→ **Problem details**
Restate every entry word for word.

***** Recorded data

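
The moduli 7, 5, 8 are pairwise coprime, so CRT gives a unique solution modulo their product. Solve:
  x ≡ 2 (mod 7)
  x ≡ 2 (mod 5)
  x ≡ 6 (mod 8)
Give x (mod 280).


Moduli 7, 5, 8 are pairwise coprime; by CRT there is a unique solution modulo M = 7 · 5 · 8 = 280.
Solve pairwise, accumulating the modulus:
  Start with x ≡ 2 (mod 7).
  Combine with x ≡ 2 (mod 5): since gcd(7, 5) = 1, we get a unique residue mod 35.
    Write x = 2 + 7·t and substitute into x ≡ 2 (mod 5): 7·t ≡ 2 − 2 = 0 (mod 5).
    Reduce coefficients mod 5: 2·t ≡ 0 (mod 5).
    The inverse of 2 mod 5 is 3 (since 2·3 = 6 = 1·5 + 1), so t ≡ 3·0 = 0 ≡ 0 (mod 5).
    Then x = 2 + 7·0 = 2, valid modulo lcm(7, 5) = 35: x ≡ 2 (mod 35).
  Combine with x ≡ 6 (mod 8): since gcd(35, 8) = 1, we get a unique residue mod 280.
    Write x = 2 + 35·t and substitute into x ≡ 6 (mod 8): 35·t ≡ 6 − 2 = 4 (mod 8).
    Reduce coefficients mod 8: 3·t ≡ 4 (mod 8).
    The inverse of 3 mod 8 is 3 (since 3·3 = 9 = 1·8 + 1), so t ≡ 3·4 = 12 ≡ 4 (mod 8).
    Then x = 2 + 35·4 = 142, valid modulo lcm(35, 8) = 280: x ≡ 142 (mod 280).
Verify: 142 mod 7 = 2 ✓, 142 mod 5 = 2 ✓, 142 mod 8 = 6 ✓.

x ≡ 142 (mod 280).


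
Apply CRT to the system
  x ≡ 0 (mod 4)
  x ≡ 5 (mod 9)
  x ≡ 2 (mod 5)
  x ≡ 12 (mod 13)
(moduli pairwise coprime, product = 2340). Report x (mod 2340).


Product of moduli M = 4 · 9 · 5 · 13 = 2340.
Merge one congruence at a time:
  Start: x ≡ 0 (mod 4).
  Combine with x ≡ 5 (mod 9); new modulus lcm = 36.
    Write x = 0 + 4·t and substitute into x ≡ 5 (mod 9): 4·t ≡ 5 − 0 = 5 (mod 9).
    The inverse of 4 mod 9 is 7 (since 4·7 = 28 = 3·9 + 1), so t ≡ 7·5 = 35 ≡ 8 (mod 9).
    Then x = 0 + 4·8 = 32, valid modulo lcm(4, 9) = 36: x ≡ 32 (mod 36).
  Combine with x ≡ 2 (mod 5); new modulus lcm = 180.
    Write x = 32 + 36·t and substitute into x ≡ 2 (mod 5): 36·t ≡ 2 − 32 = -30 (mod 5).
    Reduce coefficients mod 5: 1·t ≡ 0 (mod 5).
    So t ≡ 0 (mod 5).
    Then x = 32 + 36·0 = 32, valid modulo lcm(36, 5) = 180: x ≡ 32 (mod 180).
  Combine with x ≡ 12 (mod 13); new modulus lcm = 2340.
    Write x = 32 + 180·t and substitute into x ≡ 12 (mod 13): 180·t ≡ 12 − 32 = -20 (mod 13).
    Reduce coefficients mod 13: 11·t ≡ 6 (mod 13).
    The inverse of 11 mod 13 is 6 (since 11·6 = 66 = 5·13 + 1), so t ≡ 6·6 = 36 ≡ 10 (mod 13).
    Then x = 32 + 180·10 = 1832, valid modulo lcm(180, 13) = 2340: x ≡ 1832 (mod 2340).
Verify against each original: 1832 mod 4 = 0, 1832 mod 9 = 5, 1832 mod 5 = 2, 1832 mod 13 = 12.

x ≡ 1832 (mod 2340).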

**********

→ **Your solution**
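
The moduli 7, 5, 8 are pairwise coprime, so CRT gives a unique solution modulo their product. Solve:
  x ≡ 2 (mod 7)
  x ≡ 2 (mod 5)
  x ≡ 6 (mod 8)
Give x (mod 280).


Moduli 7, 5, 8 are pairwise coprime; by CRT there is a unique solution modulo M = 7 · 5 · 8 = 280.
Solve pairwise, accumulating the modulus:
  Start with x ≡ 2 (mod 7).
  Combine with x ≡ 2 (mod 5): since gcd(7, 5) = 1, we get a unique residue mod 35.
    Write x = 2 + 7·t and substitute into x ≡ 2 (mod 5): 7·t ≡ 2 − 2 = 0 (mod 5).
    Reduce coefficients mod 5: 2·t ≡ 0 (mod 5).
    The inverse of 2 mod 5 is 3 (since 2·3 = 6 = 1·5 + 1), so t ≡ 3·0 = 0 ≡ 0 (mod 5).
    Then x = 2 + 7·0 = 2, valid modulo lcm(7, 5) = 35: x ≡ 2 (mod 35).
  Combine with x ≡ 6 (mod 8): since gcd(35, 8) = 1, we get a unique residue mod 280.
    Write x = 2 + 35·t and substitute into x ≡ 6 (mod 8): 35·t ≡ 6 − 2 = 4 (mod 8).
    Reduce coefficients mod 8: 3·t ≡ 4 (mod 8).
    The inverse of 3 mod 8 is 3 (since 3·3 = 9 = 1·8 + 1), so t ≡ 3·4 = 12 ≡ 4 (mod 8).
    Then x = 2 + 35·4 = 142, valid modulo lcm(35, 8) = 280: x ≡ 142 (mod 280).
Verify: 142 mod 7 = 2 ✓, 142 mod 5 = 2 ✓, 142 mod 8 = 6 ✓.

x ≡ 142 (mod 280).


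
Apply CRT to the system
  x ≡ 0 (mod 4)
  x ≡ 5 (mod 9)
  x ≡ 2 (mod 5)
  x ≡ 12 (mod 13)
(moduli pairwise coprime, product = 2340). Report x (mod 2340).


Product of moduli M = 4 · 9 · 5 · 13 = 2340.
Merge one congruence at a time:
  Start: x ≡ 0 (mod 4).
  Combine with x ≡ 5 (mod 9); new modulus lcm = 36.
    Write x = 0 + 4·t and substitute into x ≡ 5 (mod 9): 4·t ≡ 5 − 0 = 5 (mod 9).
    The inverse of 4 mod 9 is 7 (since 4·7 = 28 = 3·9 + 1), so t ≡ 7·5 = 35 ≡ 8 (mod 9).
    Then x = 0 + 4·8 = 32, valid modulo lcm(4, 9) = 36: x ≡ 32 (mod 36).
  Combine with x ≡ 2 (mod 5); new modulus lcm = 180.
    Write x = 32 + 36·t and substitute into x ≡ 2 (mod 5): 36·t ≡ 2 − 32 = -30 (mod 5).
    Reduce coefficients mod 5: 1·t ≡ 0 (mod 5).
    So t ≡ 0 (mod 5).
    Then x = 32 + 36·0 = 32, valid modulo lcm(36, 5) = 180: x ≡ 32 (mod 180).
  Combine with x ≡ 12 (mod 13); new modulus lcm = 2340.
    Write x = 32 + 180·t and substitute into x ≡ 12 (mod 13): 180·t ≡ 12 − 32 = -20 (mod 13).
    Reduce coefficients mod 13: 11·t ≡ 6 (mod 13).
    The inverse of 11 mod 13 is 6 (since 11·6 = 66 = 5·13 + 1), so t ≡ 6·6 = 36 ≡ 10 (mod 13).
    Then x = 32 + 180·10 = 1832, valid modulo lcm(180, 13) = 2340: x ≡ 1832 (mod 2340).
Verify against each original: 1832 mod 4 = 0, 1832 mod 9 = 5, 1832 mod 5 = 2, 1832 mod 13 = 12.

x ≡ 1832 (mod 2340).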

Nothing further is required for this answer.